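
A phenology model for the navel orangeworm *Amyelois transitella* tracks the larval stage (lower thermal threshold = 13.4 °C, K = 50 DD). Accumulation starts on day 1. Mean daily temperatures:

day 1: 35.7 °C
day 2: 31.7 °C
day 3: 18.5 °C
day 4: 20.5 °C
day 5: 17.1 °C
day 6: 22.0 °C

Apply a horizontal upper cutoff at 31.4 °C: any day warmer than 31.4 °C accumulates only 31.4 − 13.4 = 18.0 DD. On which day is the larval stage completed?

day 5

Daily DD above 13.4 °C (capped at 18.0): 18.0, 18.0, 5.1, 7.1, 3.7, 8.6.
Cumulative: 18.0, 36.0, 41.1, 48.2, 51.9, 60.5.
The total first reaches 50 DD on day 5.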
──────
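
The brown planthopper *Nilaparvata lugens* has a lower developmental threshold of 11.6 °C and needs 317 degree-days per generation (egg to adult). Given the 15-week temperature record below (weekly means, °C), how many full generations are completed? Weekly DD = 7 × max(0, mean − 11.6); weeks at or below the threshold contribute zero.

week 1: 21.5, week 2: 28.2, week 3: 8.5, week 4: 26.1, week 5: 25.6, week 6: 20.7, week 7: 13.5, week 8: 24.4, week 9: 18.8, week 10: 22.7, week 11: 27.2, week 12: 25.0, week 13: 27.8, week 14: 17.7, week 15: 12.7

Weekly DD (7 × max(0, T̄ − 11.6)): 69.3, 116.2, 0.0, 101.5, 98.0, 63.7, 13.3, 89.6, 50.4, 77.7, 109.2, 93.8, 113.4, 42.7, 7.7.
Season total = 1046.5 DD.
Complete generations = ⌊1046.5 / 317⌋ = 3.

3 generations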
──────
What you should do - Reproduce exactly the lines above from the line with "day 1: 35.7 °C" to the line with "day 6: 22.0 °C", including both, and add nothing.

Finished exercise -
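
day 1: 35.7 °C
day 2: 31.7 °C
day 3: 18.5 °C
day 4: 20.5 °C
day 5: 17.1 °C
day 6: 22.0 °C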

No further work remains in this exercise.